§ **The problem**
When you reach the entries below, transcribe each one exactly as it stands.

····················

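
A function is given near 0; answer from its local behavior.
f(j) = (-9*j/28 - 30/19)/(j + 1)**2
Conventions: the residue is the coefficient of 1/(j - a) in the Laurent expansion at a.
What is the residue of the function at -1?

The residue is -9/28.

At the order-2 pole -1 set g(j) = (j - (-1))^2*f(j) = -9*j/28 - 30/19.
Order-2 pole: residue = g'(a); g'(-1) = -9/28, so the residue is -9/28.


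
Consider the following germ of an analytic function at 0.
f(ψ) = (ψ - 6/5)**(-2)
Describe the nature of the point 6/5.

The point is a pole of order 2.

The denominator factor ψ - 6/5 vanishes at 6/5 and appears to the power 2; the numerator there equals 1, nonzero, and no other factor vanishes.
Hence a pole whose order is the multiplicity, 2.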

····················

§ **Finished exercise**
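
A function is given near 0; answer from its local behavior.
f(j) = (-9*j/28 - 30/19)/(j + 1)**2
Conventions: the residue is the coefficient of 1/(j - a) in the Laurent expansion at a.
What is the residue of the function at -1?

The residue is -9/28.

At the order-2 pole -1 set g(j) = (j - (-1))^2*f(j) = -9*j/28 - 30/19.
Order-2 pole: residue = g'(a); g'(-1) = -9/28, so the residue is -9/28.


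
Consider the following germ of an analytic function at 0.
f(ψ) = (ψ - 6/5)**(-2)
Describe the nature of the point 6/5.

The point is a pole of order 2.

The denominator factor ψ - 6/5 vanishes at 6/5 and appears to the power 2; the numerator there equals 1, nonzero, and no other factor vanishes.
Hence a pole whose order is the multiplicity, 2.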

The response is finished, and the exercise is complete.